[Opening INPUT DATA section]
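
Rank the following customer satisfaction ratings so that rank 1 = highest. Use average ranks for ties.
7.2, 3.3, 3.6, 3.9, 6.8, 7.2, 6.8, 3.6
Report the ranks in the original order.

Sorted (descending): 7.2, 7.2, 6.8, 6.8, 3.9, 3.6, 3.6, 3.3
The 2 values of 7.2 occupy positions 1–2 → average rank (1+2)/2 = 1.5.
The 2 values of 6.8 occupy positions 3–4 → average rank (3+4)/2 = 3.5.
The 2 values of 3.6 occupy positions 6–7 → average rank (6+7)/2 = 6.5.

1.5, 8, 6.5, 5, 3.5, 1.5, 3.5, 6.5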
[Closing INPUT DATA section]
• [WHAT TO DO]:
Once the line with "7.2, 3.3, 3.6, 3.9, 6.8, 7.2, 6.8, 3.6" is found, write out that line and every one after it through the last line of the records, exactly and with nothing else.

• [RESPONSE BOX]:
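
7.2, 3.3, 3.6, 3.9, 6.8, 7.2, 6.8, 3.6
Report the ranks in the original order.

Sorted (descending): 7.2, 7.2, 6.8, 6.8, 3.9, 3.6, 3.6, 3.3
The 2 values of 7.2 occupy positions 1–2 → average rank (1+2)/2 = 1.5.
The 2 values of 6.8 occupy positions 3–4 → average rank (3+4)/2 = 3.5.
The 2 values of 3.6 occupy positions 6–7 → average rank (6+7)/2 = 6.5.

1.5, 8, 6.5, 5, 3.5, 1.5, 3.5, 6.5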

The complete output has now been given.